» **GIVEN RECORDS**:
********************

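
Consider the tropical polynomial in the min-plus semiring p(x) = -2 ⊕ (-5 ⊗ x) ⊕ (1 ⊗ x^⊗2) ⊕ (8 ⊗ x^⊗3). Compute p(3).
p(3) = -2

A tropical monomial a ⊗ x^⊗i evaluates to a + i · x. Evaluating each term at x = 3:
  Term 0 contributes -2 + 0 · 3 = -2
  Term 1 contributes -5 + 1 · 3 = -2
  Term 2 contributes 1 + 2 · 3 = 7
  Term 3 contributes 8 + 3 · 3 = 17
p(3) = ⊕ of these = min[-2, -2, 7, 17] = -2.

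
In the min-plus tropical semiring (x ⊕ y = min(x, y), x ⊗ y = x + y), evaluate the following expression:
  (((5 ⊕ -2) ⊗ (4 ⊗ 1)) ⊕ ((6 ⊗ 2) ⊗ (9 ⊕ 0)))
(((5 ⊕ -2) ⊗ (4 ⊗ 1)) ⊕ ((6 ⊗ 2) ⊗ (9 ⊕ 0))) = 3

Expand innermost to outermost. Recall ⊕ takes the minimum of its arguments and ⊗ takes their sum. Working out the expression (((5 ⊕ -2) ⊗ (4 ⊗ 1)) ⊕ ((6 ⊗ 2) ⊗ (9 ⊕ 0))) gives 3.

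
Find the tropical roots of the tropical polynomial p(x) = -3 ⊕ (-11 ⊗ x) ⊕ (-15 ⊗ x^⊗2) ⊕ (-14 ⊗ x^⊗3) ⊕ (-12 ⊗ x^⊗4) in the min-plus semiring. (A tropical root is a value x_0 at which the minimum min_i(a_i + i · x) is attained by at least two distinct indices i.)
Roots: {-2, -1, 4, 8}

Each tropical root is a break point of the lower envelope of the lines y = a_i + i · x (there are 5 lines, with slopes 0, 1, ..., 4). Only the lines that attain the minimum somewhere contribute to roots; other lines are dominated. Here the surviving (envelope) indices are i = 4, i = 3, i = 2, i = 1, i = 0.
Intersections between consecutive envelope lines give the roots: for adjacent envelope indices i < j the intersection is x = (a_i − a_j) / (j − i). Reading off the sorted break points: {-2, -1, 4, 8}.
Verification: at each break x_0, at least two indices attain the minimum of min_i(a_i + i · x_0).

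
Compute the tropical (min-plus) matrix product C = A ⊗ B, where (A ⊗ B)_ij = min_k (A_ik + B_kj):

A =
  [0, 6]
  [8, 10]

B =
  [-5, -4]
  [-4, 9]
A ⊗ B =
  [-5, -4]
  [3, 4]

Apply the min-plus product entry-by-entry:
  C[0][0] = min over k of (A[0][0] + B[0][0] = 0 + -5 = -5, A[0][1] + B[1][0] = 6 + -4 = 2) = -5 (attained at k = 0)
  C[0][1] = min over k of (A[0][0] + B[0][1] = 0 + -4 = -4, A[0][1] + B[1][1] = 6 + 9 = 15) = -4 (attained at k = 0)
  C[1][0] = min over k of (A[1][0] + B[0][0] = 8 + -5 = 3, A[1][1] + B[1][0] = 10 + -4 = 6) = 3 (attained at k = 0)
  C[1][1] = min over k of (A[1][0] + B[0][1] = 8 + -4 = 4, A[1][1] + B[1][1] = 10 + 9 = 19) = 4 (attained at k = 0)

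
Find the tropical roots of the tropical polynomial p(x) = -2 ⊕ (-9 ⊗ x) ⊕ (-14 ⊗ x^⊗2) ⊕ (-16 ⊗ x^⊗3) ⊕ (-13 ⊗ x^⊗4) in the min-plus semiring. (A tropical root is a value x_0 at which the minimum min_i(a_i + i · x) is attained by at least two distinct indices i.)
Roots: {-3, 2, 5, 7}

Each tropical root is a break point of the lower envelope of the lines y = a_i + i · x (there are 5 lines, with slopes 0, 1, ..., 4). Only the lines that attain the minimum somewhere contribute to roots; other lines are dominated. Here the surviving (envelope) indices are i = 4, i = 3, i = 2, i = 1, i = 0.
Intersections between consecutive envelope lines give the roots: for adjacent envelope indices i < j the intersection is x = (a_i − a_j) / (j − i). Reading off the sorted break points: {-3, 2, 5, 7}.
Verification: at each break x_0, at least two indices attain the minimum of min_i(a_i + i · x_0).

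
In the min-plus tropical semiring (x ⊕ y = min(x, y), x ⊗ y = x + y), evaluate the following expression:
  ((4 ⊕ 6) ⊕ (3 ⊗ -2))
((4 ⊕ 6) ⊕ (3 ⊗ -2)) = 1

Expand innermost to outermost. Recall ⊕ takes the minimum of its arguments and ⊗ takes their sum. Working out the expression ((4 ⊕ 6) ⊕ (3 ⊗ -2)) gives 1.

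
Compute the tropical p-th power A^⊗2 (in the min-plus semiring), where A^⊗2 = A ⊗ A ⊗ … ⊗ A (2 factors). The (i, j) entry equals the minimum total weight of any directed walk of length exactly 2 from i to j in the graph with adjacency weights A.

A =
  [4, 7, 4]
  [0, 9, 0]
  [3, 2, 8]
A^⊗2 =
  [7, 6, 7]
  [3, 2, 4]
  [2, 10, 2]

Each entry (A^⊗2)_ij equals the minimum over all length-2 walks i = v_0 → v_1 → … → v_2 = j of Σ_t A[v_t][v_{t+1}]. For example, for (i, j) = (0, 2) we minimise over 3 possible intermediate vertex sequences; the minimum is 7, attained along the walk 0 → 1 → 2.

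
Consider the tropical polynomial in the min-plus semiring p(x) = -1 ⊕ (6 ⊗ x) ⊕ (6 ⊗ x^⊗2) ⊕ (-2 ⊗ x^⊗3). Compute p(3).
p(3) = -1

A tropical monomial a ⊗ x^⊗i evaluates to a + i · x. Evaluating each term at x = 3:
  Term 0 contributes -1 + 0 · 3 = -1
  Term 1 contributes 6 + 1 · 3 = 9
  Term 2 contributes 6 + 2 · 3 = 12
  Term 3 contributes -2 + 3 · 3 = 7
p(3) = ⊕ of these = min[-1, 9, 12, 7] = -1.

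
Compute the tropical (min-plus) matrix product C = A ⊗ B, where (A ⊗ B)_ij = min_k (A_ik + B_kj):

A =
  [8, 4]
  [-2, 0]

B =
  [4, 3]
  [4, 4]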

********************

» **YOUR OBJECTIVE**:
Retype each entry exactly.

» **WRITTEN REPLY**:
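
Consider the tropical polynomial in the min-plus semiring p(x) = -2 ⊕ (-5 ⊗ x) ⊕ (1 ⊗ x^⊗2) ⊕ (8 ⊗ x^⊗3). Compute p(3).
p(3) = -2

A tropical monomial a ⊗ x^⊗i evaluates to a + i · x. Evaluating each term at x = 3:
  Term 0 contributes -2 + 0 · 3 = -2
  Term 1 contributes -5 + 1 · 3 = -2
  Term 2 contributes 1 + 2 · 3 = 7
  Term 3 contributes 8 + 3 · 3 = 17
p(3) = ⊕ of these = min[-2, -2, 7, 17] = -2.

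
In the min-plus tropical semiring (x ⊕ y = min(x, y), x ⊗ y = x + y), evaluate the following expression:
  (((5 ⊕ -2) ⊗ (4 ⊗ 1)) ⊕ ((6 ⊗ 2) ⊗ (9 ⊕ 0)))
(((5 ⊕ -2) ⊗ (4 ⊗ 1)) ⊕ ((6 ⊗ 2) ⊗ (9 ⊕ 0))) = 3

Expand innermost to outermost. Recall ⊕ takes the minimum of its arguments and ⊗ takes their sum. Working out the expression (((5 ⊕ -2) ⊗ (4 ⊗ 1)) ⊕ ((6 ⊗ 2) ⊗ (9 ⊕ 0))) gives 3.

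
Find the tropical roots of the tropical polynomial p(x) = -3 ⊕ (-11 ⊗ x) ⊕ (-15 ⊗ x^⊗2) ⊕ (-14 ⊗ x^⊗3) ⊕ (-12 ⊗ x^⊗4) in the min-plus semiring. (A tropical root is a value x_0 at which the minimum min_i(a_i + i · x) is attained by at least two distinct indices i.)
Roots: {-2, -1, 4, 8}

Each tropical root is a break point of the lower envelope of the lines y = a_i + i · x (there are 5 lines, with slopes 0, 1, ..., 4). Only the lines that attain the minimum somewhere contribute to roots; other lines are dominated. Here the surviving (envelope) indices are i = 4, i = 3, i = 2, i = 1, i = 0.
Intersections between consecutive envelope lines give the roots: for adjacent envelope indices i < j the intersection is x = (a_i − a_j) / (j − i). Reading off the sorted break points: {-2, -1, 4, 8}.
Verification: at each break x_0, at least two indices attain the minimum of min_i(a_i + i · x_0).

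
Compute the tropical (min-plus) matrix product C = A ⊗ B, where (A ⊗ B)_ij = min_k (A_ik + B_kj):

A =
  [0, 6]
  [8, 10]

B =
  [-5, -4]
  [-4, 9]
A ⊗ B =
  [-5, -4]
  [3, 4]

Apply the min-plus product entry-by-entry:
  C[0][0] = min over k of (A[0][0] + B[0][0] = 0 + -5 = -5, A[0][1] + B[1][0] = 6 + -4 = 2) = -5 (attained at k = 0)
  C[0][1] = min over k of (A[0][0] + B[0][1] = 0 + -4 = -4, A[0][1] + B[1][1] = 6 + 9 = 15) = -4 (attained at k = 0)
  C[1][0] = min over k of (A[1][0] + B[0][0] = 8 + -5 = 3, A[1][1] + B[1][0] = 10 + -4 = 6) = 3 (attained at k = 0)
  C[1][1] = min over k of (A[1][0] + B[0][1] = 8 + -4 = 4, A[1][1] + B[1][1] = 10 + 9 = 19) = 4 (attained at k = 0)

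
Find the tropical roots of the tropical polynomial p(x) = -2 ⊕ (-9 ⊗ x) ⊕ (-14 ⊗ x^⊗2) ⊕ (-16 ⊗ x^⊗3) ⊕ (-13 ⊗ x^⊗4) in the min-plus semiring. (A tropical root is a value x_0 at which the minimum min_i(a_i + i · x) is attained by at least two distinct indices i.)
Roots: {-3, 2, 5, 7}

Each tropical root is a break point of the lower envelope of the lines y = a_i + i · x (there are 5 lines, with slopes 0, 1, ..., 4). Only the lines that attain the minimum somewhere contribute to roots; other lines are dominated. Here the surviving (envelope) indices are i = 4, i = 3, i = 2, i = 1, i = 0.
Intersections between consecutive envelope lines give the roots: for adjacent envelope indices i < j the intersection is x = (a_i − a_j) / (j − i). Reading off the sorted break points: {-3, 2, 5, 7}.
Verification: at each break x_0, at least two indices attain the minimum of min_i(a_i + i · x_0).

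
In the min-plus tropical semiring (x ⊕ y = min(x, y), x ⊗ y = x + y), evaluate the following expression:
  ((4 ⊕ 6) ⊕ (3 ⊗ -2))
((4 ⊕ 6) ⊕ (3 ⊗ -2)) = 1

Expand innermost to outermost. Recall ⊕ takes the minimum of its arguments and ⊗ takes their sum. Working out the expression ((4 ⊕ 6) ⊕ (3 ⊗ -2)) gives 1.

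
Compute the tropical p-th power A^⊗2 (in the min-plus semiring), where A^⊗2 = A ⊗ A ⊗ … ⊗ A (2 factors). The (i, j) entry equals the minimum total weight of any directed walk of length exactly 2 from i to j in the graph with adjacency weights A.

A =
  [4, 7, 4]
  [0, 9, 0]
  [3, 2, 8]
A^⊗2 =
  [7, 6, 7]
  [3, 2, 4]
  [2, 10, 2]

Each entry (A^⊗2)_ij equals the minimum over all length-2 walks i = v_0 → v_1 → … → v_2 = j of Σ_t A[v_t][v_{t+1}]. For example, for (i, j) = (0, 2) we minimise over 3 possible intermediate vertex sequences; the minimum is 7, attained along the walk 0 → 1 → 2.

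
Consider the tropical polynomial in the min-plus semiring p(x) = -1 ⊕ (6 ⊗ x) ⊕ (6 ⊗ x^⊗2) ⊕ (-2 ⊗ x^⊗3). Compute p(3).
p(3) = -1

A tropical monomial a ⊗ x^⊗i evaluates to a + i · x. Evaluating each term at x = 3:
  Term 0 contributes -1 + 0 · 3 = -1
  Term 1 contributes 6 + 1 · 3 = 9
  Term 2 contributes 6 + 2 · 3 = 12
  Term 3 contributes -2 + 3 · 3 = 7
p(3) = ⊕ of these = min[-1, 9, 12, 7] = -1.

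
Compute the tropical (min-plus) matrix product C = A ⊗ B, where (A ⊗ B)_ij = min_k (A_ik + B_kj):

A =
  [8, 4]
  [-2, 0]

B =
  [4, 3]
  [4, 4]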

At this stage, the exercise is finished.